_PROBLEM TO WORK ON_: Determine how many lines in the entries below include the word "steps", and reply with that number alone.

┌──

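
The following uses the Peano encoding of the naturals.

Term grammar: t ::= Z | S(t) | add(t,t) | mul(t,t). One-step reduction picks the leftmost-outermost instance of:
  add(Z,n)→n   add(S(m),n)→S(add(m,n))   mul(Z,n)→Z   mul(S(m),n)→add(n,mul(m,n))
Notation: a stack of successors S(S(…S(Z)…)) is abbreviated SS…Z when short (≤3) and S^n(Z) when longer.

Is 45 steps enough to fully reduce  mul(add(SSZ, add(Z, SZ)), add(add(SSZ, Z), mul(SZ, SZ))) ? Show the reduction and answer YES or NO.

Answer: NO — after 45 steps the term is S(S(S(S(S(S(S(S(add(S(add(Z, mul(Z, SZ))), mul(Z, add(add(SSZ, Z), mul(SZ, SZ)))))))))))), not yet normal

Reduction:
  start: mul(add(SSZ, add(Z, SZ)), add(add(SSZ, Z), mul(SZ, SZ)))
  →1  mul(S(add(SZ, add(Z, SZ))), add(add(SSZ, Z), mul(SZ, SZ)))
  →2  add(add(add(SSZ, Z), mul(SZ, SZ)), mul(add(SZ, add(Z, SZ)), add(add(SSZ, Z), mul(SZ, SZ))))
  →3  add(add(S(add(SZ, Z)), mul(SZ, SZ)), mul(add(SZ, add(Z, SZ)), add(add(SSZ, Z), mul(SZ, SZ))))
  →4  add(S(add(add(SZ, Z), mul(SZ, SZ))), mul(add(SZ, add(Z, SZ)), add(add(SSZ, Z), mul(SZ, SZ))))
  →5  S(add(add(add(SZ, Z), mul(SZ, SZ)), mul(add(SZ, add(Z, SZ)), add(add(SSZ, Z), mul(SZ, SZ)))))
  →6  S(add(add(S(add(Z, Z)), mul(SZ, SZ)), mul(add(SZ, add(Z, SZ)), add(add(SSZ, Z), mul(SZ, SZ)))))
  →7  S(add(S(add(add(Z, Z), mul(SZ, SZ))), mul(add(SZ, add(Z, SZ)), add(add(SSZ, Z), mul(SZ, SZ)))))
  →8  S(S(add(add(add(Z, Z), mul(SZ, SZ)), mul(add(SZ, add(Z, SZ)), add(add(SSZ, Z), mul(SZ, SZ))))))
  →9  S(S(add(add(Z, mul(SZ, SZ)), mul(add(SZ, add(Z, SZ)), add(add(SSZ, Z), mul(SZ, SZ))))))
  →10  S(S(add(mul(SZ, SZ), mul(add(SZ, add(Z, SZ)), add(add(SSZ, Z), mul(SZ, SZ))))))
  →11  S(S(add(add(SZ, mul(Z, SZ)), mul(add(SZ, add(Z, SZ)), add(add(SSZ, Z), mul(SZ, SZ))))))
  →12  S(S(add(S(add(Z, mul(Z, SZ))), mul(add(SZ, add(Z, SZ)), add(add(SSZ, Z), mul(SZ, SZ))))))
  →13  S(S(S(add(add(Z, mul(Z, SZ)), mul(add(SZ, add(Z, SZ)), add(add(SSZ, Z), mul(SZ, SZ)))))))
  →14  S(S(S(add(mul(Z, SZ), mul(add(SZ, add(Z, SZ)), add(add(SSZ, Z), mul(SZ, SZ)))))))
  →15  S(S(S(add(Z, mul(add(SZ, add(Z, SZ)), add(add(SSZ, Z), mul(SZ, SZ)))))))
  →16  S(S(S(mul(add(SZ, add(Z, SZ)), add(add(SSZ, Z), mul(SZ, SZ))))))
  →17  S(S(S(mul(S(add(Z, add(Z, SZ))), add(add(SSZ, Z), mul(SZ, SZ))))))
  →18  S(S(S(add(add(add(SSZ, Z), mul(SZ, SZ)), mul(add(Z, add(Z, SZ)), add(add(SSZ, Z), mul(SZ, SZ)))))))
  →19  S(S(S(add(add(S(add(SZ, Z)), mul(SZ, SZ)), mul(add(Z, add(Z, SZ)), add(add(SSZ, Z), mul(SZ, SZ)))))))
  →20  S(S(S(add(S(add(add(SZ, Z), mul(SZ, SZ))), mul(add(Z, add(Z, SZ)), add(add(SSZ, Z), mul(SZ, SZ)))))))
  →21  S(S(S(S(add(add(add(SZ, Z), mul(SZ, SZ)), mul(add(Z, add(Z, SZ)), add(add(SSZ, Z), mul(SZ, SZ))))))))
  →22  S(S(S(S(add(add(S(add(Z, Z)), mul(SZ, SZ)), mul(add(Z, add(Z, SZ)), add(add(SSZ, Z), mul(SZ, SZ))))))))
  →23  S(S(S(S(add(S(add(add(Z, Z), mul(SZ, SZ))), mul(add(Z, add(Z, SZ)), add(add(SSZ, Z), mul(SZ, SZ))))))))
  →24  S(S(S(S(S(add(add(add(Z, Z), mul(SZ, SZ)), mul(add(Z, add(Z, SZ)), add(add(SSZ, Z), mul(SZ, SZ)))))))))
  →25  S(S(S(S(S(add(add(Z, mul(SZ, SZ)), mul(add(Z, add(Z, SZ)), add(add(SSZ, Z), mul(SZ, SZ)))))))))
  →26  S(S(S(S(S(add(mul(SZ, SZ), mul(add(Z, add(Z, SZ)), add(add(SSZ, Z), mul(SZ, SZ)))))))))
  →27  S(S(S(S(S(add(add(SZ, mul(Z, SZ)), mul(add(Z, add(Z, SZ)), add(add(SSZ, Z), mul(SZ, SZ)))))))))
  →28  S(S(S(S(S(add(S(add(Z, mul(Z, SZ))), mul(add(Z, add(Z, SZ)), add(add(SSZ, Z), mul(SZ, SZ)))))))))
  →29  S(S(S(S(S(S(add(add(Z, mul(Z, SZ)), mul(add(Z, add(Z, SZ)), add(add(SSZ, Z), mul(SZ, SZ))))))))))
  →30  S(S(S(S(S(S(add(mul(Z, SZ), mul(add(Z, add(Z, SZ)), add(add(SSZ, Z), mul(SZ, SZ))))))))))
  →31  S(S(S(S(S(S(add(Z, mul(add(Z, add(Z, SZ)), add(add(SSZ, Z), mul(SZ, SZ))))))))))
  →32  S(S(S(S(S(S(mul(add(Z, add(Z, SZ)), add(add(SSZ, Z), mul(SZ, SZ)))))))))
  →33  S(S(S(S(S(S(mul(add(Z, SZ), add(add(SSZ, Z), mul(SZ, SZ)))))))))
  →34  S(S(S(S(S(S(mul(SZ, add(add(SSZ, Z), mul(SZ, SZ)))))))))
  →35  S(S(S(S(S(S(add(add(add(SSZ, Z), mul(SZ, SZ)), mul(Z, add(add(SSZ, Z), mul(SZ, SZ))))))))))
  →36  S(S(S(S(S(S(add(add(S(add(SZ, Z)), mul(SZ, SZ)), mul(Z, add(add(SSZ, Z), mul(SZ, SZ))))))))))
  →37  S(S(S(S(S(S(add(S(add(add(SZ, Z), mul(SZ, SZ))), mul(Z, add(add(SSZ, Z), mul(SZ, SZ))))))))))
  →38  S(S(S(S(S(S(S(add(add(add(SZ, Z), mul(SZ, SZ)), mul(Z, add(add(SSZ, Z), mul(SZ, SZ)))))))))))
  →39  S(S(S(S(S(S(S(add(add(S(add(Z, Z)), mul(SZ, SZ)), mul(Z, add(add(SSZ, Z), mul(SZ, SZ)))))))))))
  →40  S(S(S(S(S(S(S(add(S(add(add(Z, Z), mul(SZ, SZ))), mul(Z, add(add(SSZ, Z), mul(SZ, SZ)))))))))))
  →41  S(S(S(S(S(S(S(S(add(add(add(Z, Z), mul(SZ, SZ)), mul(Z, add(add(SSZ, Z), mul(SZ, SZ))))))))))))
  →42  S(S(S(S(S(S(S(S(add(add(Z, mul(SZ, SZ)), mul(Z, add(add(SSZ, Z), mul(SZ, SZ))))))))))))
  →43  S(S(S(S(S(S(S(S(add(mul(SZ, SZ), mul(Z, add(add(SSZ, Z), mul(SZ, SZ))))))))))))
  →44  S(S(S(S(S(S(S(S(add(add(SZ, mul(Z, SZ)), mul(Z, add(add(SSZ, Z), mul(SZ, SZ))))))))))))
  →45  S(S(S(S(S(S(S(S(add(S(add(Z, mul(Z, SZ))), mul(Z, add(add(SSZ, Z), mul(SZ, SZ))))))))))))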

└──

_THE COMPLETED TASK_: 2